━━━ Listed records ━━━

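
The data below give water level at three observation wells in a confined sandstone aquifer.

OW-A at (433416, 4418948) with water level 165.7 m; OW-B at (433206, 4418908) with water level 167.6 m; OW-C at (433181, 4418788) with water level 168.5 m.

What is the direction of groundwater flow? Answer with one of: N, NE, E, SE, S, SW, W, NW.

Taking OW-A as reference: OW-B−OW-A = (-210, -40, +1.9); OW-C−OW-A = (-235, -160, +2.8).
Solve a·Δx + b·Δy = Δh: det = (-210)·(-160) − (-235)·(-40) = 24200.
∂h/∂x = [(+1.9)·(-160) − (+2.8)·(-40)] / 24200 = -0.007934
∂h/∂y = [(-210)·(+2.8) − (-235)·(+1.9)] / 24200 = -0.005847
Flow = −∇h = (+0.007934 east, +0.005847 north), which points northeast.

NE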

━━━

● **Required work**: Output the full listing above word for word.

● **Solved problem**:
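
The data below give water level at three observation wells in a confined sandstone aquifer.

OW-A at (433416, 4418948) with water level 165.7 m; OW-B at (433206, 4418908) with water level 167.6 m; OW-C at (433181, 4418788) with water level 168.5 m.

What is the direction of groundwater flow? Answer with one of: N, NE, E, SE, S, SW, W, NW.

Taking OW-A as reference: OW-B−OW-A = (-210, -40, +1.9); OW-C−OW-A = (-235, -160, +2.8).
Solve a·Δx + b·Δy = Δh: det = (-210)·(-160) − (-235)·(-40) = 24200.
∂h/∂x = [(+1.9)·(-160) − (+2.8)·(-40)] / 24200 = -0.007934
∂h/∂y = [(-210)·(+2.8) − (-235)·(+1.9)] / 24200 = -0.005847
Flow = −∇h = (+0.007934 east, +0.005847 north), which points northeast.

NE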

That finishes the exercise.